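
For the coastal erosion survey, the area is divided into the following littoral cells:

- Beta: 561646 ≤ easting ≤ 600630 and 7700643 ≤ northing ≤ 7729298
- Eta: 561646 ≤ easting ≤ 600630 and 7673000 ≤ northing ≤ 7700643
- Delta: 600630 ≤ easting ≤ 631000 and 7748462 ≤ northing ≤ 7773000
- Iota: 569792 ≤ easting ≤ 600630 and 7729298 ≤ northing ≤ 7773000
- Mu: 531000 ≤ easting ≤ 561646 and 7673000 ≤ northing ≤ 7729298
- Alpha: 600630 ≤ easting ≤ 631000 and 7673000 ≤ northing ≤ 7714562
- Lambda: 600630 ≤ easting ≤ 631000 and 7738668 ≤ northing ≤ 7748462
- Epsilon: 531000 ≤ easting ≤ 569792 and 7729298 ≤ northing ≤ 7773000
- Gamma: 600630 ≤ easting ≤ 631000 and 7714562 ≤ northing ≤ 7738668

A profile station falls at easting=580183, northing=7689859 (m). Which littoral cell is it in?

The point has easting = 580183 and northing = 7689859.
Only Eta satisfies 561646 ≤ easting ≤ 600630 and 7673000 ≤ northing ≤ 7700643.

Eta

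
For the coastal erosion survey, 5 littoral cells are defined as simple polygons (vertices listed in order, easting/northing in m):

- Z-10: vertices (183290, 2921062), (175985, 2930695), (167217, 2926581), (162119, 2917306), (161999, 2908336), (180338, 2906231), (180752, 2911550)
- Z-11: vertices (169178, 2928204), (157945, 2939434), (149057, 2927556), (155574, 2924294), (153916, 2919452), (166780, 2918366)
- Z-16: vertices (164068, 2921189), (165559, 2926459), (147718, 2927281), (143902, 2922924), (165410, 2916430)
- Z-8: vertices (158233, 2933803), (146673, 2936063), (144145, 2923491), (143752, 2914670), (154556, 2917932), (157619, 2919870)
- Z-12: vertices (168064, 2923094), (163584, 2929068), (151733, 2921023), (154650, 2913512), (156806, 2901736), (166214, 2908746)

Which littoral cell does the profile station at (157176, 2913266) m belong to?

Z-12

Cast a ray rightward from (157176, 2913266). For each polygon, the edges (by vertex number in listed order) whose endpoints lie on opposite sides of northing = 2913266, where each meets that height, and whether that is right or left of the point:
Z-10: 4–5 at easting≈162065.0 (right), 7–1 at easting≈181209.9 (right) → 2 crossings.
Z-11: no edge straddles that height → 0 crossings.
Z-16: no edge straddles that height → 0 crossings.
Z-8: no edge straddles that height → 0 crossings.
Z-12: 4–5 at easting≈154695.0 (left), 6–1 at easting≈166796.8 (right) → 1 crossing.
Only Z-12 has an odd count, so the point is inside Z-12.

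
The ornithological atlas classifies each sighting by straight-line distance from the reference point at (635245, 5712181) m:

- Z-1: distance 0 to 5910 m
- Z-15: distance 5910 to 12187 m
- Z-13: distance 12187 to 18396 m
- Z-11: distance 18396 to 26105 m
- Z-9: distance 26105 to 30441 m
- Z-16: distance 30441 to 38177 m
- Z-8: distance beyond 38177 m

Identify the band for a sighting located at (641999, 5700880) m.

Distance = √((641999−635245)² + (5700880−5712181)²) = √(45616516.000 + 127712601.000) = 13165.452 m.
12187 ≤ 13165.452 < 18396 → Z-13.

Z-13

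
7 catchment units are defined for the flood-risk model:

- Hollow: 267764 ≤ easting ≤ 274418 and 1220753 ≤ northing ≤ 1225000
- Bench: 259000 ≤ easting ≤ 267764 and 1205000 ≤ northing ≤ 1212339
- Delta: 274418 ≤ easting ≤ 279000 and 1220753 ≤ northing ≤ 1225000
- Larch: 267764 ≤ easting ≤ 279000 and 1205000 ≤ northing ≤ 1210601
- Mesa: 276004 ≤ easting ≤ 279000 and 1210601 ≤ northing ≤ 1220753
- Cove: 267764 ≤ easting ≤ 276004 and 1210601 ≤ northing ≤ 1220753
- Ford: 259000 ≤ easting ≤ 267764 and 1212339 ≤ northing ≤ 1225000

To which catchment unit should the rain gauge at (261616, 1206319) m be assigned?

The point has easting = 261616 and northing = 1206319.
Only Bench satisfies 259000 ≤ easting ≤ 267764 and 1205000 ≤ northing ≤ 1212339.

Bench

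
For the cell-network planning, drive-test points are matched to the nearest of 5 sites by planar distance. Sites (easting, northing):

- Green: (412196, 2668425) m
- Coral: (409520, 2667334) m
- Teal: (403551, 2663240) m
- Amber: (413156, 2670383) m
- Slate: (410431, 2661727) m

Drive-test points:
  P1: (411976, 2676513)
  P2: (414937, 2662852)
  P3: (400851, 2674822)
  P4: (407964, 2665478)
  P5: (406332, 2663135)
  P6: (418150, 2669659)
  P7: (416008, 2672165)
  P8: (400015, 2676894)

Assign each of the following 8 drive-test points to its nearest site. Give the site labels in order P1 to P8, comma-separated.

Amber, Slate, Coral, Coral, Teal, Amber, Amber, Coral

P1 → Amber (d²=38969300.00)
P2 → Slate (d²=21569661.00)
P3 → Coral (d²=131221705.00)
P4 → Coral (d²=5865872.00)
P5 → Teal (d²=7744986.00)
P6 → Amber (d²=25464212.00)
P7 → Amber (d²=11309428.00)
P8 → Coral (d²=181738625.00)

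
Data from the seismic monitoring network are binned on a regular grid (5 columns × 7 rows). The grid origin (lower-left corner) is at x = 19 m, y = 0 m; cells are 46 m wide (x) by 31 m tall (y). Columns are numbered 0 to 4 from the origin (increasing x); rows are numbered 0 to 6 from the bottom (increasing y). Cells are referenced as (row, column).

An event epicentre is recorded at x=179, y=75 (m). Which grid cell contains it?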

→ What you are asked to do
Print out the entire listing above without any change.

→ Task answer
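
For the coastal erosion survey, the area is divided into the following littoral cells:

- Beta: 561646 ≤ easting ≤ 600630 and 7700643 ≤ northing ≤ 7729298
- Eta: 561646 ≤ easting ≤ 600630 and 7673000 ≤ northing ≤ 7700643
- Delta: 600630 ≤ easting ≤ 631000 and 7748462 ≤ northing ≤ 7773000
- Iota: 569792 ≤ easting ≤ 600630 and 7729298 ≤ northing ≤ 7773000
- Mu: 531000 ≤ easting ≤ 561646 and 7673000 ≤ northing ≤ 7729298
- Alpha: 600630 ≤ easting ≤ 631000 and 7673000 ≤ northing ≤ 7714562
- Lambda: 600630 ≤ easting ≤ 631000 and 7738668 ≤ northing ≤ 7748462
- Epsilon: 531000 ≤ easting ≤ 569792 and 7729298 ≤ northing ≤ 7773000
- Gamma: 600630 ≤ easting ≤ 631000 and 7714562 ≤ northing ≤ 7738668

A profile station falls at easting=580183, northing=7689859 (m). Which littoral cell is it in?

The point has easting = 580183 and northing = 7689859.
Only Eta satisfies 561646 ≤ easting ≤ 600630 and 7673000 ≤ northing ≤ 7700643.

Eta

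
For the coastal erosion survey, 5 littoral cells are defined as simple polygons (vertices listed in order, easting/northing in m):

- Z-10: vertices (183290, 2921062), (175985, 2930695), (167217, 2926581), (162119, 2917306), (161999, 2908336), (180338, 2906231), (180752, 2911550)
- Z-11: vertices (169178, 2928204), (157945, 2939434), (149057, 2927556), (155574, 2924294), (153916, 2919452), (166780, 2918366)
- Z-16: vertices (164068, 2921189), (165559, 2926459), (147718, 2927281), (143902, 2922924), (165410, 2916430)
- Z-8: vertices (158233, 2933803), (146673, 2936063), (144145, 2923491), (143752, 2914670), (154556, 2917932), (157619, 2919870)
- Z-12: vertices (168064, 2923094), (163584, 2929068), (151733, 2921023), (154650, 2913512), (156806, 2901736), (166214, 2908746)

Which littoral cell does the profile station at (157176, 2913266) m belong to?

Z-12

Cast a ray rightward from (157176, 2913266). For each polygon, the edges (by vertex number in listed order) whose endpoints lie on opposite sides of northing = 2913266, where each meets that height, and whether that is right or left of the point:
Z-10: 4–5 at easting≈162065.0 (right), 7–1 at easting≈181209.9 (right) → 2 crossings.
Z-11: no edge straddles that height → 0 crossings.
Z-16: no edge straddles that height → 0 crossings.
Z-8: no edge straddles that height → 0 crossings.
Z-12: 4–5 at easting≈154695.0 (left), 6–1 at easting≈166796.8 (right) → 1 crossing.
Only Z-12 has an odd count, so the point is inside Z-12.

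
The ornithological atlas classifies each sighting by straight-line distance from the reference point at (635245, 5712181) m:

- Z-1: distance 0 to 5910 m
- Z-15: distance 5910 to 12187 m
- Z-13: distance 12187 to 18396 m
- Z-11: distance 18396 to 26105 m
- Z-9: distance 26105 to 30441 m
- Z-16: distance 30441 to 38177 m
- Z-8: distance beyond 38177 m

Identify the band for a sighting located at (641999, 5700880) m.

Distance = √((641999−635245)² + (5700880−5712181)²) = √(45616516.000 + 127712601.000) = 13165.452 m.
12187 ≤ 13165.452 < 18396 → Z-13.

Z-13

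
7 catchment units are defined for the flood-risk model:

- Hollow: 267764 ≤ easting ≤ 274418 and 1220753 ≤ northing ≤ 1225000
- Bench: 259000 ≤ easting ≤ 267764 and 1205000 ≤ northing ≤ 1212339
- Delta: 274418 ≤ easting ≤ 279000 and 1220753 ≤ northing ≤ 1225000
- Larch: 267764 ≤ easting ≤ 279000 and 1205000 ≤ northing ≤ 1210601
- Mesa: 276004 ≤ easting ≤ 279000 and 1210601 ≤ northing ≤ 1220753
- Cove: 267764 ≤ easting ≤ 276004 and 1210601 ≤ northing ≤ 1220753
- Ford: 259000 ≤ easting ≤ 267764 and 1212339 ≤ northing ≤ 1225000

To which catchment unit should the rain gauge at (261616, 1206319) m be assigned?

The point has easting = 261616 and northing = 1206319.
Only Bench satisfies 259000 ≤ easting ≤ 267764 and 1205000 ≤ northing ≤ 1212339.

Bench

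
For the cell-network planning, drive-test points are matched to the nearest of 5 sites by planar distance. Sites (easting, northing):

- Green: (412196, 2668425) m
- Coral: (409520, 2667334) m
- Teal: (403551, 2663240) m
- Amber: (413156, 2670383) m
- Slate: (410431, 2661727) m

Drive-test points:
  P1: (411976, 2676513)
  P2: (414937, 2662852)
  P3: (400851, 2674822)
  P4: (407964, 2665478)
  P5: (406332, 2663135)
  P6: (418150, 2669659)
  P7: (416008, 2672165)
  P8: (400015, 2676894)

Assign each of the following 8 drive-test points to its nearest site. Give the site labels in order P1 to P8, comma-separated.

Amber, Slate, Coral, Coral, Teal, Amber, Amber, Coral

P1 → Amber (d²=38969300.00)
P2 → Slate (d²=21569661.00)
P3 → Coral (d²=131221705.00)
P4 → Coral (d²=5865872.00)
P5 → Teal (d²=7744986.00)
P6 → Amber (d²=25464212.00)
P7 → Amber (d²=11309428.00)
P8 → Coral (d²=181738625.00)

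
Data from the seismic monitoring network are binned on a regular grid (5 columns × 7 rows). The grid origin (lower-left corner) is at x = 19 m, y = 0 m; cells are 46 m wide (x) by 31 m tall (y). Columns are numbered 0 to 4 from the origin (increasing x); rows are numbered 0 to 6 from the bottom (increasing y). Cells are referenced as (row, column).

An event epicentre is recorded at x=179, y=75 (m). Which grid cell contains it?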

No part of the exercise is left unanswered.